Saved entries

═══

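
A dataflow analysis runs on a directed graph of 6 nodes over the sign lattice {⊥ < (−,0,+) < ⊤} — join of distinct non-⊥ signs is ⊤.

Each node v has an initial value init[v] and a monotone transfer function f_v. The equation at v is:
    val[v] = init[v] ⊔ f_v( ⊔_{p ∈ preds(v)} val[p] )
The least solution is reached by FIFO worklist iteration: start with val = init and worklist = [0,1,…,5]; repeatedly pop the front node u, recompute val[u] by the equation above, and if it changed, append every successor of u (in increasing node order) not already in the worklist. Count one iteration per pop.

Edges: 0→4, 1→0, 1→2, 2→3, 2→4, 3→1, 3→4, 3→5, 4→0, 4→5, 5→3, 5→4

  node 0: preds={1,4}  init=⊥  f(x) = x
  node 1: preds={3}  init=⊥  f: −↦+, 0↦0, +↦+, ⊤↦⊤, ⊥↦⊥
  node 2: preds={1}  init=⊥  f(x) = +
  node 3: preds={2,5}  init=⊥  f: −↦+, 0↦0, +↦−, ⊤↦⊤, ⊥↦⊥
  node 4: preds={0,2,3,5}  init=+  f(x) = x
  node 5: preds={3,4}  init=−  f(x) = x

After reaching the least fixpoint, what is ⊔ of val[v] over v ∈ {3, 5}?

⊤

Trace (11 dequeues):
  [1] u=0 | in + | out + | prev ⊥ | push {}
  [2] u=1 | in ⊥ | out ⊥ | ==
  [3] u=2 | in ⊥ | out + | prev ⊥ | push {}
  [4] u=3 | in ⊤ | out ⊤ | prev ⊥ | push {1}
  [5] u=4 | in ⊤ | out ⊤ | prev + | push {0}
  [6] u=5 | in ⊤ | out ⊤ | prev − | push {3,4}
  [7] u=1 | in ⊤ | out ⊤ | prev ⊥ | push {2}
  [8] u=0 | in ⊤ | out ⊤ | prev + | push {}
  [9] u=3 | in ⊤ | out ⊤ | ==
  [10] u=4 | in ⊤ | out ⊤ | ==
  [11] u=2 | in ⊤ | out + | ==

Converged values:
  [0] ⊤
  [1] ⊤
  [2] +
  [3] ⊤
  [4] ⊤
  [5] ⊤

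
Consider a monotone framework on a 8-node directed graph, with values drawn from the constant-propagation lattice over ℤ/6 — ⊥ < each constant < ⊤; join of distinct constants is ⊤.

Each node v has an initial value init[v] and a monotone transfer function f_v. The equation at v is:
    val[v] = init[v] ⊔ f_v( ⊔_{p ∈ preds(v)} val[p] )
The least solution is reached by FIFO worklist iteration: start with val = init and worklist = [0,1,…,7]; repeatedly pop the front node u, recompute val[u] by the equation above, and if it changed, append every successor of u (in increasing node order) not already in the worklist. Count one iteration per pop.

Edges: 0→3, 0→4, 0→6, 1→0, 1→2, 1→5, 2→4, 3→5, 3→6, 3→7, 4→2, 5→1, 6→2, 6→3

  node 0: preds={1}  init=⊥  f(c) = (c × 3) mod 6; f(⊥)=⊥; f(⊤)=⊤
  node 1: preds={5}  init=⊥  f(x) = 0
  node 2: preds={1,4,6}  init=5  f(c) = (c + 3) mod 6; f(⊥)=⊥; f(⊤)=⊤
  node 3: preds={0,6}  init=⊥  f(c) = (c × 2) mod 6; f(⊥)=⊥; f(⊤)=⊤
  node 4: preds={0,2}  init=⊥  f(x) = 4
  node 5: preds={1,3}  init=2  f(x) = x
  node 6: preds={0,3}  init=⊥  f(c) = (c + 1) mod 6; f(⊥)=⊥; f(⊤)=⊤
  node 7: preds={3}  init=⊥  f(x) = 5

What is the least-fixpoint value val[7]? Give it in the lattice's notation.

Trace (23 dequeues):
  [1] u=0 | in ⊥ | out ⊥ | ==
  [2] u=1 | in 2 | out 0 | prev ⊥ | push {0}
  [3] u=2 | in 0 | out ⊤ | prev 5 | push {}
  [4] u=3 | in ⊥ | out ⊥ | ==
  [5] u=4 | in ⊤ | out 4 | prev ⊥ | push {2}
  [6] u=5 | in 0 | out ⊤ | prev 2 | push {1}
  [7] u=6 | in ⊥ | out ⊥ | ==
  [8] u=7 | in ⊥ | out 5 | prev ⊥ | push {}
  [9] u=0 | in 0 | out 0 | prev ⊥ | push {3,4,6}
  [10] u=2 | in ⊤ | out ⊤ | ==
  [11] u=1 | in ⊤ | out 0 | ==
  [12] u=3 | in 0 | out 0 | prev ⊥ | push {5,7}
  [13] u=4 | in ⊤ | out 4 | ==
  [14] u=6 | in 0 | out 1 | prev ⊥ | push {2,3}
  [15] u=5 | in 0 | out ⊤ | ==
  [16] u=7 | in 0 | out 5 | ==
  [17] u=2 | in ⊤ | out ⊤ | ==
  [18] u=3 | in ⊤ | out ⊤ | prev 0 | push {5,6,7}
  [19] u=5 | in ⊤ | out ⊤ | ==
  [20] u=6 | in ⊤ | out ⊤ | prev 1 | push {2,3}
  [21] u=7 | in ⊤ | out 5 | ==
  [22] u=2 | in ⊤ | out ⊤ | ==
  [23] u=3 | in ⊤ | out ⊤ | ==

Converged values:
  [0] 0
  [1] 0
  [2] ⊤
  [3] ⊤
  [4] 4
  [5] ⊤
  [6] ⊤
  [7] 5

5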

═══

● **Action item**
The answer must be an exact transcription of every record above.

● **Answer to the problem**
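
A dataflow analysis runs on a directed graph of 6 nodes over the sign lattice {⊥ < (−,0,+) < ⊤} — join of distinct non-⊥ signs is ⊤.

Each node v has an initial value init[v] and a monotone transfer function f_v. The equation at v is:
    val[v] = init[v] ⊔ f_v( ⊔_{p ∈ preds(v)} val[p] )
The least solution is reached by FIFO worklist iteration: start with val = init and worklist = [0,1,…,5]; repeatedly pop the front node u, recompute val[u] by the equation above, and if it changed, append every successor of u (in increasing node order) not already in the worklist. Count one iteration per pop.

Edges: 0→4, 1→0, 1→2, 2→3, 2→4, 3→1, 3→4, 3→5, 4→0, 4→5, 5→3, 5→4

  node 0: preds={1,4}  init=⊥  f(x) = x
  node 1: preds={3}  init=⊥  f: −↦+, 0↦0, +↦+, ⊤↦⊤, ⊥↦⊥
  node 2: preds={1}  init=⊥  f(x) = +
  node 3: preds={2,5}  init=⊥  f: −↦+, 0↦0, +↦−, ⊤↦⊤, ⊥↦⊥
  node 4: preds={0,2,3,5}  init=+  f(x) = x
  node 5: preds={3,4}  init=−  f(x) = x

After reaching the least fixpoint, what is ⊔ of val[v] over v ∈ {3, 5}?

⊤

Trace (11 dequeues):
  [1] u=0 | in + | out + | prev ⊥ | push {}
  [2] u=1 | in ⊥ | out ⊥ | ==
  [3] u=2 | in ⊥ | out + | prev ⊥ | push {}
  [4] u=3 | in ⊤ | out ⊤ | prev ⊥ | push {1}
  [5] u=4 | in ⊤ | out ⊤ | prev + | push {0}
  [6] u=5 | in ⊤ | out ⊤ | prev − | push {3,4}
  [7] u=1 | in ⊤ | out ⊤ | prev ⊥ | push {2}
  [8] u=0 | in ⊤ | out ⊤ | prev + | push {}
  [9] u=3 | in ⊤ | out ⊤ | ==
  [10] u=4 | in ⊤ | out ⊤ | ==
  [11] u=2 | in ⊤ | out + | ==

Converged values:
  [0] ⊤
  [1] ⊤
  [2] +
  [3] ⊤
  [4] ⊤
  [5] ⊤

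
Consider a monotone framework on a 8-node directed graph, with values drawn from the constant-propagation lattice over ℤ/6 — ⊥ < each constant < ⊤; join of distinct constants is ⊤.

Each node v has an initial value init[v] and a monotone transfer function f_v. The equation at v is:
    val[v] = init[v] ⊔ f_v( ⊔_{p ∈ preds(v)} val[p] )
The least solution is reached by FIFO worklist iteration: start with val = init and worklist = [0,1,…,7]; repeatedly pop the front node u, recompute val[u] by the equation above, and if it changed, append every successor of u (in increasing node order) not already in the worklist. Count one iteration per pop.

Edges: 0→3, 0→4, 0→6, 1→0, 1→2, 1→5, 2→4, 3→5, 3→6, 3→7, 4→2, 5→1, 6→2, 6→3

  node 0: preds={1}  init=⊥  f(c) = (c × 3) mod 6; f(⊥)=⊥; f(⊤)=⊤
  node 1: preds={5}  init=⊥  f(x) = 0
  node 2: preds={1,4,6}  init=5  f(c) = (c + 3) mod 6; f(⊥)=⊥; f(⊤)=⊤
  node 3: preds={0,6}  init=⊥  f(c) = (c × 2) mod 6; f(⊥)=⊥; f(⊤)=⊤
  node 4: preds={0,2}  init=⊥  f(x) = 4
  node 5: preds={1,3}  init=2  f(x) = x
  node 6: preds={0,3}  init=⊥  f(c) = (c + 1) mod 6; f(⊥)=⊥; f(⊤)=⊤
  node 7: preds={3}  init=⊥  f(x) = 5

What is the least-fixpoint value val[7]? Give it in the lattice's notation.

Trace (23 dequeues):
  [1] u=0 | in ⊥ | out ⊥ | ==
  [2] u=1 | in 2 | out 0 | prev ⊥ | push {0}
  [3] u=2 | in 0 | out ⊤ | prev 5 | push {}
  [4] u=3 | in ⊥ | out ⊥ | ==
  [5] u=4 | in ⊤ | out 4 | prev ⊥ | push {2}
  [6] u=5 | in 0 | out ⊤ | prev 2 | push {1}
  [7] u=6 | in ⊥ | out ⊥ | ==
  [8] u=7 | in ⊥ | out 5 | prev ⊥ | push {}
  [9] u=0 | in 0 | out 0 | prev ⊥ | push {3,4,6}
  [10] u=2 | in ⊤ | out ⊤ | ==
  [11] u=1 | in ⊤ | out 0 | ==
  [12] u=3 | in 0 | out 0 | prev ⊥ | push {5,7}
  [13] u=4 | in ⊤ | out 4 | ==
  [14] u=6 | in 0 | out 1 | prev ⊥ | push {2,3}
  [15] u=5 | in 0 | out ⊤ | ==
  [16] u=7 | in 0 | out 5 | ==
  [17] u=2 | in ⊤ | out ⊤ | ==
  [18] u=3 | in ⊤ | out ⊤ | prev 0 | push {5,6,7}
  [19] u=5 | in ⊤ | out ⊤ | ==
  [20] u=6 | in ⊤ | out ⊤ | prev 1 | push {2,3}
  [21] u=7 | in ⊤ | out 5 | ==
  [22] u=2 | in ⊤ | out ⊤ | ==
  [23] u=3 | in ⊤ | out ⊤ | ==

Converged values:
  [0] 0
  [1] 0
  [2] ⊤
  [3] ⊤
  [4] 4
  [5] ⊤
  [6] ⊤
  [7] 5

5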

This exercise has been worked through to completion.